Could you retype every line of the data underneath without altering anything?

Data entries
━━━━━━

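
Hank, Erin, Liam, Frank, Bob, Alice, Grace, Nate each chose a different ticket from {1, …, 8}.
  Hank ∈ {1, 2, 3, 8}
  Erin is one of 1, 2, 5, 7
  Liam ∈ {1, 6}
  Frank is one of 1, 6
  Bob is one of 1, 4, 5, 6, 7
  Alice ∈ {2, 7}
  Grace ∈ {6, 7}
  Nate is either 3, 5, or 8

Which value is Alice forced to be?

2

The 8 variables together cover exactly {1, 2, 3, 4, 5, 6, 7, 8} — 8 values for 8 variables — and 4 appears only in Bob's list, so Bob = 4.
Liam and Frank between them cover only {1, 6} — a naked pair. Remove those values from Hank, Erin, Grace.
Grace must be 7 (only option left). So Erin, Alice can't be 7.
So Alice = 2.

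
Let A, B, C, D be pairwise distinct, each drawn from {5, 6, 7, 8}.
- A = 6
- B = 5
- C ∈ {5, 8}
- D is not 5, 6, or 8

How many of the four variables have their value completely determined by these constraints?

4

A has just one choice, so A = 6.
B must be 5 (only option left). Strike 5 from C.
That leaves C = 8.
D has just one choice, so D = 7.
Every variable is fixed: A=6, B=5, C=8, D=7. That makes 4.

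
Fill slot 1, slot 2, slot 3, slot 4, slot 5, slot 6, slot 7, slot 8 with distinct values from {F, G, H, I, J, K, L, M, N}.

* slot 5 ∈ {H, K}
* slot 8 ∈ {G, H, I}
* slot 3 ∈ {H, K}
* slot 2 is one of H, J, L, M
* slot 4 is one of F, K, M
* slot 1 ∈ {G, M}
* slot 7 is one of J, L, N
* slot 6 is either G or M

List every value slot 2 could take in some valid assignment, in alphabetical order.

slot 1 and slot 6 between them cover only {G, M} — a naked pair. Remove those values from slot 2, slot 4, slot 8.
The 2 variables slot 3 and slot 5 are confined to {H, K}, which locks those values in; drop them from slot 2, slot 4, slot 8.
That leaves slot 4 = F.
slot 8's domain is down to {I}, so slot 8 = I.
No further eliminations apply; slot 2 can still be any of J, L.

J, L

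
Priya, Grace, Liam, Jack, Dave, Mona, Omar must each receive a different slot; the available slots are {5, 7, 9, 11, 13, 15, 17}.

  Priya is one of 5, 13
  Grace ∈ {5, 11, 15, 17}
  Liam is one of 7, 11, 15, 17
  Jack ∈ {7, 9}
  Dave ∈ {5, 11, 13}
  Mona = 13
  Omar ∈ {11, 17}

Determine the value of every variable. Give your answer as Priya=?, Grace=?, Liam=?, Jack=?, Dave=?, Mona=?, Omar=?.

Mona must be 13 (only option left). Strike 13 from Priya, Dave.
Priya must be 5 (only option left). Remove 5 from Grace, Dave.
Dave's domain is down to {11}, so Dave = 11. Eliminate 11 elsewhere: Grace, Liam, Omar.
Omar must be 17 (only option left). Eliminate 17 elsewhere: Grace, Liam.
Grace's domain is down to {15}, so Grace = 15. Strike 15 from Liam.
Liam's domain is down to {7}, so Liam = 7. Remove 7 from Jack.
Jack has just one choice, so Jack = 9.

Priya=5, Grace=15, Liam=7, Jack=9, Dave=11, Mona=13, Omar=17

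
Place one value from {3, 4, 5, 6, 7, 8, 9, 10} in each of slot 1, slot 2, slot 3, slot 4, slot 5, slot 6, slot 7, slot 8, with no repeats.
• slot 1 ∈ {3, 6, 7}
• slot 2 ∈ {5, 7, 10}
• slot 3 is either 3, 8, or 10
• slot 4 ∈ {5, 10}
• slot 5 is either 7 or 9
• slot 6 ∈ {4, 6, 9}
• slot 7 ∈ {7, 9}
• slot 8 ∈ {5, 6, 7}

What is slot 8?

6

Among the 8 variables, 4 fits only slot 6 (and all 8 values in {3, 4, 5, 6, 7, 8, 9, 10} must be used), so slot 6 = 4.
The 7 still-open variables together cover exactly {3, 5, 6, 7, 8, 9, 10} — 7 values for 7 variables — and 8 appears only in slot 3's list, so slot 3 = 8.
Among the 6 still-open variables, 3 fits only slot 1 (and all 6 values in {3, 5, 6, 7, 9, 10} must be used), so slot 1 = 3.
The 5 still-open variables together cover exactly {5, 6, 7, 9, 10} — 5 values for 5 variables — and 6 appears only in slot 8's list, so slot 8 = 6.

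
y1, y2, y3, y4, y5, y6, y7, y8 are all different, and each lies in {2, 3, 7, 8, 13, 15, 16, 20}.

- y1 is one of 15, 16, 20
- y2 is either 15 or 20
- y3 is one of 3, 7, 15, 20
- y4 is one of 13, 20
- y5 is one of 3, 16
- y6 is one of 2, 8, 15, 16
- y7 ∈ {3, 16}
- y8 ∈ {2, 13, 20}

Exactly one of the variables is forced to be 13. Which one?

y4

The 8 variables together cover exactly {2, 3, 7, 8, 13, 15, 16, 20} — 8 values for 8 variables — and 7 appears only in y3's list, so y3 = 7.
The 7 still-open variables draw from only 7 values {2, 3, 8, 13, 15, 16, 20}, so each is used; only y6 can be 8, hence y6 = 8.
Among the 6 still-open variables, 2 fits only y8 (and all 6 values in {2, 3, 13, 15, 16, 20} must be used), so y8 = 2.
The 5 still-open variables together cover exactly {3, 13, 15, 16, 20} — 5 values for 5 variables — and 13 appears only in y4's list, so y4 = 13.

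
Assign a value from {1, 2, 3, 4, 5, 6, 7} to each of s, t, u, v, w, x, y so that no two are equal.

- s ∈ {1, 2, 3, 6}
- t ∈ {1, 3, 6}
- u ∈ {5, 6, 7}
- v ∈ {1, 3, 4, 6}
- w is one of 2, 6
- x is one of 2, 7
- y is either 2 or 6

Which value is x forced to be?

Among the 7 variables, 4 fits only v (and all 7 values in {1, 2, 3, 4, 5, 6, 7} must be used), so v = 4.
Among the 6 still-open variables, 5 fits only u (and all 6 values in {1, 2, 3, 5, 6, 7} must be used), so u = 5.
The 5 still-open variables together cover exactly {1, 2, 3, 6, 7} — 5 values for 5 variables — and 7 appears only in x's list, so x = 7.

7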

━━━━━━

ANSWER FOR THIS EXERCISE
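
Hank, Erin, Liam, Frank, Bob, Alice, Grace, Nate each chose a different ticket from {1, …, 8}.
  Hank ∈ {1, 2, 3, 8}
  Erin is one of 1, 2, 5, 7
  Liam ∈ {1, 6}
  Frank is one of 1, 6
  Bob is one of 1, 4, 5, 6, 7
  Alice ∈ {2, 7}
  Grace ∈ {6, 7}
  Nate is either 3, 5, or 8

Which value is Alice forced to be?

2

The 8 variables together cover exactly {1, 2, 3, 4, 5, 6, 7, 8} — 8 values for 8 variables — and 4 appears only in Bob's list, so Bob = 4.
Liam and Frank between them cover only {1, 6} — a naked pair. Remove those values from Hank, Erin, Grace.
Grace must be 7 (only option left). So Erin, Alice can't be 7.
So Alice = 2.

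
Let A, B, C, D be pairwise distinct, each drawn from {5, 6, 7, 8}.
- A = 6
- B = 5
- C ∈ {5, 8}
- D is not 5, 6, or 8

How many of the four variables have their value completely determined by these constraints?

4

A has just one choice, so A = 6.
B must be 5 (only option left). Strike 5 from C.
That leaves C = 8.
D has just one choice, so D = 7.
Every variable is fixed: A=6, B=5, C=8, D=7. That makes 4.

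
Fill slot 1, slot 2, slot 3, slot 4, slot 5, slot 6, slot 7, slot 8 with distinct values from {F, G, H, I, J, K, L, M, N}.

* slot 5 ∈ {H, K}
* slot 8 ∈ {G, H, I}
* slot 3 ∈ {H, K}
* slot 2 is one of H, J, L, M
* slot 4 is one of F, K, M
* slot 1 ∈ {G, M}
* slot 7 is one of J, L, N
* slot 6 is either G or M

List every value slot 2 could take in some valid assignment, in alphabetical order.

slot 1 and slot 6 between them cover only {G, M} — a naked pair. Remove those values from slot 2, slot 4, slot 8.
The 2 variables slot 3 and slot 5 are confined to {H, K}, which locks those values in; drop them from slot 2, slot 4, slot 8.
That leaves slot 4 = F.
slot 8's domain is down to {I}, so slot 8 = I.
No further eliminations apply; slot 2 can still be any of J, L.

J, L

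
Priya, Grace, Liam, Jack, Dave, Mona, Omar must each receive a different slot; the available slots are {5, 7, 9, 11, 13, 15, 17}.

  Priya is one of 5, 13
  Grace ∈ {5, 11, 15, 17}
  Liam is one of 7, 11, 15, 17
  Jack ∈ {7, 9}
  Dave ∈ {5, 11, 13}
  Mona = 13
  Omar ∈ {11, 17}

Determine the value of every variable. Give your answer as Priya=?, Grace=?, Liam=?, Jack=?, Dave=?, Mona=?, Omar=?.

Mona must be 13 (only option left). Strike 13 from Priya, Dave.
Priya must be 5 (only option left). Remove 5 from Grace, Dave.
Dave's domain is down to {11}, so Dave = 11. Eliminate 11 elsewhere: Grace, Liam, Omar.
Omar must be 17 (only option left). Eliminate 17 elsewhere: Grace, Liam.
Grace's domain is down to {15}, so Grace = 15. Strike 15 from Liam.
Liam's domain is down to {7}, so Liam = 7. Remove 7 from Jack.
Jack has just one choice, so Jack = 9.

Priya=5, Grace=15, Liam=7, Jack=9, Dave=11, Mona=13, Omar=17

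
Place one value from {3, 4, 5, 6, 7, 8, 9, 10} in each of slot 1, slot 2, slot 3, slot 4, slot 5, slot 6, slot 7, slot 8, with no repeats.
• slot 1 ∈ {3, 6, 7}
• slot 2 ∈ {5, 7, 10}
• slot 3 is either 3, 8, or 10
• slot 4 ∈ {5, 10}
• slot 5 is either 7 or 9
• slot 6 ∈ {4, 6, 9}
• slot 7 ∈ {7, 9}
• slot 8 ∈ {5, 6, 7}

What is slot 8?

6

Among the 8 variables, 4 fits only slot 6 (and all 8 values in {3, 4, 5, 6, 7, 8, 9, 10} must be used), so slot 6 = 4.
The 7 still-open variables together cover exactly {3, 5, 6, 7, 8, 9, 10} — 7 values for 7 variables — and 8 appears only in slot 3's list, so slot 3 = 8.
Among the 6 still-open variables, 3 fits only slot 1 (and all 6 values in {3, 5, 6, 7, 9, 10} must be used), so slot 1 = 3.
The 5 still-open variables together cover exactly {5, 6, 7, 9, 10} — 5 values for 5 variables — and 6 appears only in slot 8's list, so slot 8 = 6.

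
y1, y2, y3, y4, y5, y6, y7, y8 are all different, and each lies in {2, 3, 7, 8, 13, 15, 16, 20}.

- y1 is one of 15, 16, 20
- y2 is either 15 or 20
- y3 is one of 3, 7, 15, 20
- y4 is one of 13, 20
- y5 is one of 3, 16
- y6 is one of 2, 8, 15, 16
- y7 ∈ {3, 16}
- y8 ∈ {2, 13, 20}

Exactly one of the variables is forced to be 13. Which one?

y4

The 8 variables together cover exactly {2, 3, 7, 8, 13, 15, 16, 20} — 8 values for 8 variables — and 7 appears only in y3's list, so y3 = 7.
The 7 still-open variables draw from only 7 values {2, 3, 8, 13, 15, 16, 20}, so each is used; only y6 can be 8, hence y6 = 8.
Among the 6 still-open variables, 2 fits only y8 (and all 6 values in {2, 3, 13, 15, 16, 20} must be used), so y8 = 2.
The 5 still-open variables together cover exactly {3, 13, 15, 16, 20} — 5 values for 5 variables — and 13 appears only in y4's list, so y4 = 13.

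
Assign a value from {1, 2, 3, 4, 5, 6, 7} to each of s, t, u, v, w, x, y so that no two are equal.

- s ∈ {1, 2, 3, 6}
- t ∈ {1, 3, 6}
- u ∈ {5, 6, 7}
- v ∈ {1, 3, 4, 6}
- w is one of 2, 6
- x is one of 2, 7
- y is either 2 or 6

Which value is x forced to be?

Among the 7 variables, 4 fits only v (and all 7 values in {1, 2, 3, 4, 5, 6, 7} must be used), so v = 4.
Among the 6 still-open variables, 5 fits only u (and all 6 values in {1, 2, 3, 5, 6, 7} must be used), so u = 5.
The 5 still-open variables together cover exactly {1, 2, 3, 6, 7} — 5 values for 5 variables — and 7 appears only in x's list, so x = 7.

7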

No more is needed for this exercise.